▶ **Problem to work on**: Somewhere below is a line with "1. State withholding: 7% of taxable wages" and, later, a line with "4. State disability insurance: 0.5%"; repeat those two lines and all the lines between them, exactly as they are.

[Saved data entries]
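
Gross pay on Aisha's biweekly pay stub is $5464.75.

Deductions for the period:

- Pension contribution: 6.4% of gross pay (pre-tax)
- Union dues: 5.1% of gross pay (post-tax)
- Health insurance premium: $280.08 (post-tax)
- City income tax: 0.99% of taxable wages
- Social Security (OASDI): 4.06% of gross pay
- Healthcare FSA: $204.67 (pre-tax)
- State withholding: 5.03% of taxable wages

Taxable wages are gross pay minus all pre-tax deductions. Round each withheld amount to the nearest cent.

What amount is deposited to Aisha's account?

Pension contribution: $5464.75 × 0.064 = $349.74
Healthcare FSA: $204.67
Pre-tax total = $349.74 + $204.67 = $554.41
Taxable wages = $5464.75 − $554.41 = $4910.34
City income tax: $4910.34 × 0.0099 = $48.61
State withholding: $4910.34 × 0.0503 = $246.99
Social Security (OASDI): $5464.75 × 0.0406 = $221.87
Health insurance premium: $280.08
Union dues: $5464.75 × 0.051 = $278.70
Total deductions = $349.74 + $204.67 + $48.61 + $246.99 + $221.87 + $280.08 + $278.70 = $1630.66
Net pay = $5464.75 − $1630.66 = $3834.09

$3834.09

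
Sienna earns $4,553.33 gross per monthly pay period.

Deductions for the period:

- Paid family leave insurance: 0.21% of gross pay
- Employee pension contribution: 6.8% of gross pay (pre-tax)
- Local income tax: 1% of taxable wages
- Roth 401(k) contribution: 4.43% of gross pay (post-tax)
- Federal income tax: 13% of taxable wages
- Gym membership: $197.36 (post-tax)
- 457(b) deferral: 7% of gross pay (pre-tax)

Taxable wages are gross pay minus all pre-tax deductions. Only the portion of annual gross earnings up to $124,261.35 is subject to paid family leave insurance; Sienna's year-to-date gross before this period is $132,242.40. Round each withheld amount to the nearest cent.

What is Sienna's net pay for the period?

457(b) deferral: $4,553.33 × 0.07 = $318.73
Employee pension contribution: $4,553.33 × 0.068 = $309.63
Pre-tax total = $318.73 + $309.63 = $628.36
Taxable wages = $4,553.33 − $628.36 = $3,924.97
Federal income tax: $3,924.97 × 0.13 = $510.25
Local income tax: $3,924.97 × 0.01 = $39.25
Paid family leave insurance: annual cap $124,261.35 already reached (YTD $132,242.40), so $0.00
Gym membership: $197.36
Roth 401(k) contribution: $4,553.33 × 0.0443 = $201.71
Total deductions = $318.73 + $309.63 + $510.25 + $39.25 + $0.00 + $197.36 + $201.71 = $1,576.93
Net pay = $4,553.33 − $1,576.93 = $2,976.40

$2,976.40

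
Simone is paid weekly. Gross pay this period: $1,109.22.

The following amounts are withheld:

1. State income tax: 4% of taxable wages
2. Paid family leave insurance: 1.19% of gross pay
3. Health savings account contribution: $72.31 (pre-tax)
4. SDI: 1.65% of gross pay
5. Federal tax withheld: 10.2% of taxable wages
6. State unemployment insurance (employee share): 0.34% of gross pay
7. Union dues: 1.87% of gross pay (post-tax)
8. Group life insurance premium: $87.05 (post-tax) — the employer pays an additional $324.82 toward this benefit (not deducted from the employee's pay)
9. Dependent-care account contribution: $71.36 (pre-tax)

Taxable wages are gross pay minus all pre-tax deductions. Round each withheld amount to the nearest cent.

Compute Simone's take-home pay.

$685.38

Dependent-care account contribution: $71.36
Health savings account contribution: $72.31
Pre-tax total = $71.36 + $72.31 = $143.67
Taxable wages = $1,109.22 − $143.67 = $965.55
Federal tax withheld: $965.55 × 0.102 = $98.49
State income tax: $965.55 × 0.04 = $38.62
Paid family leave insurance: $1,109.22 × 0.0119 = $13.20
SDI: $1,109.22 × 0.0165 = $18.30
State unemployment insurance (employee share): $1,109.22 × 0.0034 = $3.77
Union dues: $1,109.22 × 0.0187 = $20.74
Group life insurance premium: $87.05
(Employer's $324.82 toward group life insurance premium is not withheld from the employee.)
Total deductions = $71.36 + $72.31 + $98.49 + $38.62 + $13.20 + $18.30 + $3.77 + $20.74 + $87.05 = $423.84
Net pay = $1,109.22 − $423.84 = $685.38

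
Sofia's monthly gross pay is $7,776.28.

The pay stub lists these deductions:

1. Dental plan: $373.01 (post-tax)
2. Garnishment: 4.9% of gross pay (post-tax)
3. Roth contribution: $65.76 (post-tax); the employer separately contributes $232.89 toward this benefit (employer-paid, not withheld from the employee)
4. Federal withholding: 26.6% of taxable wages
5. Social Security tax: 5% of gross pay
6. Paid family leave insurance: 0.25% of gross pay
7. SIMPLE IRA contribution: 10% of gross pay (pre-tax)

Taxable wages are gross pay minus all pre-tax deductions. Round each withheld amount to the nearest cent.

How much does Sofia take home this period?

$3,908.95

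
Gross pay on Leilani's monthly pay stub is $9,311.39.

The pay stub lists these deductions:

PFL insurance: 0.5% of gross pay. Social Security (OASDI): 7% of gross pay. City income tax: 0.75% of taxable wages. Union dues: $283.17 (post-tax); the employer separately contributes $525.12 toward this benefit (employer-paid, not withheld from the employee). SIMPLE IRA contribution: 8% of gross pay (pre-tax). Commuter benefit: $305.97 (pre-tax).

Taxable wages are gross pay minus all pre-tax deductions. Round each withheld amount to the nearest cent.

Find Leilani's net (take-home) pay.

Commuter benefit: $305.97
SIMPLE IRA contribution: $9,311.39 × 0.08 = $744.91
Pre-tax total = $305.97 + $744.91 = $1,050.88
Taxable wages = $9,311.39 − $1,050.88 = $8,260.51
City income tax: $8,260.51 × 0.0075 = $61.95
Social Security (OASDI): $9,311.39 × 0.07 = $651.80
PFL insurance: $9,311.39 × 0.005 = $46.56
Union dues: $283.17
(Employer's $525.12 toward union dues is not withheld from the employee.)
Total deductions = $305.97 + $744.91 + $61.95 + $651.80 + $46.56 + $283.17 = $2,094.36
Net pay = $9,311.39 − $2,094.36 = $7,217.03

$7,217.03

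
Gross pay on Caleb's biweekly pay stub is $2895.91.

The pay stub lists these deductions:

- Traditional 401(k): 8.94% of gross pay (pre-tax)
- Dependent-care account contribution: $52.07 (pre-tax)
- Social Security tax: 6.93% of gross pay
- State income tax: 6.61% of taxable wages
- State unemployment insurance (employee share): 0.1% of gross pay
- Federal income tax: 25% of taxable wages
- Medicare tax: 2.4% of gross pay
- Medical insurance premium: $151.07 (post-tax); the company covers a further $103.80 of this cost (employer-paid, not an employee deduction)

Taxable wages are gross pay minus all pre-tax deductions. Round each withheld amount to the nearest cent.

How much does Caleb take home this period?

$1343.68

Dependent-care account contribution: $52.07
Traditional 401(k): $2895.91 × 0.0894 = $258.89
Pre-tax total = $52.07 + $258.89 = $310.96
Taxable wages = $2895.91 − $310.96 = $2584.95
Federal income tax: $2584.95 × 0.25 = $646.24
State income tax: $2584.95 × 0.0661 = $170.87
State unemployment insurance (employee share): $2895.91 × 0.001 = $2.90
Medicare tax: $2895.91 × 0.024 = $69.50
Social Security tax: $2895.91 × 0.0693 = $200.69
Medical insurance premium: $151.07
(Employer's $103.80 toward medical insurance premium is not withheld from the employee.)
Total deductions = $52.07 + $258.89 + $646.24 + $170.87 + $2.90 + $69.50 + $200.69 + $151.07 = $1552.23
Net pay = $2895.91 − $1552.23 = $1343.68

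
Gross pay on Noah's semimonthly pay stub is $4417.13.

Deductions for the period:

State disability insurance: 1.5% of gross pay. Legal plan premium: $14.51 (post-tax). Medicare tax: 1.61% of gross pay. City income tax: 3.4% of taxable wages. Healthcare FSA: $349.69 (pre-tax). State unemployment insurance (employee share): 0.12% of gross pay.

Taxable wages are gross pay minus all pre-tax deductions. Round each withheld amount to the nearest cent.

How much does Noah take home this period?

$3771.96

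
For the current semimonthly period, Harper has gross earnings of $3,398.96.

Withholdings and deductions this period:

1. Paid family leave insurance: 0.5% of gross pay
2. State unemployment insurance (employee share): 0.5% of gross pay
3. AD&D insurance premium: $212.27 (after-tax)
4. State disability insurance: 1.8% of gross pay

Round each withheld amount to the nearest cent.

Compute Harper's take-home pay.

$3,091.53

State unemployment insurance (employee share): $3,398.96 × 0.005 = $16.99
Paid family leave insurance: $3,398.96 × 0.005 = $16.99
State disability insurance: $3,398.96 × 0.018 = $61.18
AD&D insurance premium: $212.27
Total deductions = $16.99 + $16.99 + $61.18 + $212.27 = $307.43
Net pay = $3,398.96 − $307.43 = $3,091.53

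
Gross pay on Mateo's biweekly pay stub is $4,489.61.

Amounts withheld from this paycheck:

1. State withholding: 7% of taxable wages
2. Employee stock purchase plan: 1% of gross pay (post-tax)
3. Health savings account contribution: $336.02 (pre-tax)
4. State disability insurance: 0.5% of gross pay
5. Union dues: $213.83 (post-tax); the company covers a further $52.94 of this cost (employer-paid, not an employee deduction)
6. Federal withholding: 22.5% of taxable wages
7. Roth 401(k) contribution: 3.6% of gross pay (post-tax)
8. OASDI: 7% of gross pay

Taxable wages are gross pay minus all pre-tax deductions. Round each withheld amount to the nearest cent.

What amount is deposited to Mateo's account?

$2,171.20

Health savings account contribution: $336.02
Taxable wages = $4,489.61 − $336.02 = $4,153.59
Federal withholding: $4,153.59 × 0.225 = $934.56
State withholding: $4,153.59 × 0.07 = $290.75
State disability insurance: $4,489.61 × 0.005 = $22.45
OASDI: $4,489.61 × 0.07 = $314.27
Employee stock purchase plan: $4,489.61 × 0.01 = $44.90
Union dues: $213.83
Roth 401(k) contribution: $4,489.61 × 0.036 = $161.63
(Employer's $52.94 toward union dues is not withheld from the employee.)
Total deductions = $336.02 + $934.56 + $290.75 + $22.45 + $314.27 + $44.90 + $213.83 + $161.63 = $2,318.41
Net pay = $4,489.61 − $2,318.41 = $2,171.20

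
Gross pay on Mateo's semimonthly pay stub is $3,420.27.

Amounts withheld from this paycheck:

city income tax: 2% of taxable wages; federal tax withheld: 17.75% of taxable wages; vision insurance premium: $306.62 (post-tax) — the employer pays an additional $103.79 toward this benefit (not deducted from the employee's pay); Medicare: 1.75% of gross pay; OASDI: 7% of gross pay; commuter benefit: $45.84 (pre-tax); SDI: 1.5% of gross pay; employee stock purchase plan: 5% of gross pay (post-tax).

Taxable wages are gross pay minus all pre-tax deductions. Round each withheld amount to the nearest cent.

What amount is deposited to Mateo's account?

Commuter benefit: $45.84
Taxable wages = $3,420.27 − $45.84 = $3,374.43
City income tax: $3,374.43 × 0.02 = $67.49
Federal tax withheld: $3,374.43 × 0.1775 = $598.96
SDI: $3,420.27 × 0.015 = $51.30
Medicare: $3,420.27 × 0.0175 = $59.85
OASDI: $3,420.27 × 0.07 = $239.42
Vision insurance premium: $306.62
Employee stock purchase plan: $3,420.27 × 0.05 = $171.01
(Employer's $103.79 toward vision insurance premium is not withheld from the employee.)
Total deductions = $45.84 + $67.49 + $598.96 + $51.30 + $59.85 + $239.42 + $306.62 + $171.01 = $1,540.49
Net pay = $3,420.27 − $1,540.49 = $1,879.78

$1,879.78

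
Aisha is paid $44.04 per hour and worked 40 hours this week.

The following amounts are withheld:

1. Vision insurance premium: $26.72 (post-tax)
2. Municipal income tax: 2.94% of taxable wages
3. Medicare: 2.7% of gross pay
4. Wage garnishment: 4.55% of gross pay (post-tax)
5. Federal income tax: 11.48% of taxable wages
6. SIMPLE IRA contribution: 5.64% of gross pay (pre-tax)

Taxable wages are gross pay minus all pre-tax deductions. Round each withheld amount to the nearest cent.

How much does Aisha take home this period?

$1,268.12

Gross pay: 40 × $44.04 = $1,761.60
SIMPLE IRA contribution: $1,761.60 × 0.0564 = $99.35
Taxable wages = $1,761.60 − $99.35 = $1,662.25
Municipal income tax: $1,662.25 × 0.0294 = $48.87
Federal income tax: $1,662.25 × 0.1148 = $190.83
Medicare: $1,761.60 × 0.027 = $47.56
Vision insurance premium: $26.72
Wage garnishment: $1,761.60 × 0.0455 = $80.15
Total deductions = $99.35 + $48.87 + $190.83 + $47.56 + $26.72 + $80.15 = $493.48
Net pay = $1,761.60 − $493.48 = $1,268.12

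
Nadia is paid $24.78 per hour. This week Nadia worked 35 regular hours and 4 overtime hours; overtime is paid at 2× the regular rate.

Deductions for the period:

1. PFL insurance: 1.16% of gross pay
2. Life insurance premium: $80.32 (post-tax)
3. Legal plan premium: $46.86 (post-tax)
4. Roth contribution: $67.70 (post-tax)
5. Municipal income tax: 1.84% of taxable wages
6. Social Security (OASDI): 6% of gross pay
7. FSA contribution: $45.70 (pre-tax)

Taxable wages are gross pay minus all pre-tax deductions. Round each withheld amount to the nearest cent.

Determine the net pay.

$729.90

Regular pay: 35 × $24.78 = $867.30
Overtime pay: 4 × $24.78 × 2 = $198.24
Gross pay = $867.30 + $198.24 = $1,065.54
FSA contribution: $45.70
Taxable wages = $1,065.54 − $45.70 = $1,019.84
Municipal income tax: $1,019.84 × 0.0184 = $18.77
PFL insurance: $1,065.54 × 0.0116 = $12.36
Social Security (OASDI): $1,065.54 × 0.06 = $63.93
Roth contribution: $67.70
Legal plan premium: $46.86
Life insurance premium: $80.32
Total deductions = $45.70 + $18.77 + $12.36 + $63.93 + $67.70 + $46.86 + $80.32 = $335.64
Net pay = $1,065.54 − $335.64 = $729.90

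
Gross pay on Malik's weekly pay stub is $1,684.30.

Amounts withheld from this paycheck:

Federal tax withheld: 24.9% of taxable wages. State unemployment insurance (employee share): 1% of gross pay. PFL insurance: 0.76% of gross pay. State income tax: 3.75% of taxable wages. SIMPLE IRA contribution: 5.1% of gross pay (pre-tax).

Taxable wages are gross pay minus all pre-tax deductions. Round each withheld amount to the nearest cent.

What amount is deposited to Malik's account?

SIMPLE IRA contribution: $1,684.30 × 0.051 = $85.90
Taxable wages = $1,684.30 − $85.90 = $1,598.40
State income tax: $1,598.40 × 0.0375 = $59.94
Federal tax withheld: $1,598.40 × 0.249 = $398.00
State unemployment insurance (employee share): $1,684.30 × 0.01 = $16.84
PFL insurance: $1,684.30 × 0.0076 = $12.80
Total deductions = $85.90 + $59.94 + $398.00 + $16.84 + $12.80 = $573.48
Net pay = $1,684.30 − $573.48 = $1,110.82

$1,110.82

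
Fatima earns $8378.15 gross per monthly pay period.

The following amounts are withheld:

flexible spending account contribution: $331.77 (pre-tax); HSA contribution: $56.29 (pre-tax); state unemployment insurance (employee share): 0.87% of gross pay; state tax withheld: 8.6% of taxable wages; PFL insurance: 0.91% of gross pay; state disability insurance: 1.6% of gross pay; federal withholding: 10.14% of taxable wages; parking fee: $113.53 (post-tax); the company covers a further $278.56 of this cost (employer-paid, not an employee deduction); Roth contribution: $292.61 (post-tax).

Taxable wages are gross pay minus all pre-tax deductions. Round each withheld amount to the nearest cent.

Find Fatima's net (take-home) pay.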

▶ **Written answer**:
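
1. State withholding: 7% of taxable wages
2. Employee stock purchase plan: 1% of gross pay (post-tax)
3. Health savings account contribution: $336.02 (pre-tax)
4. State disability insurance: 0.5% of gross pay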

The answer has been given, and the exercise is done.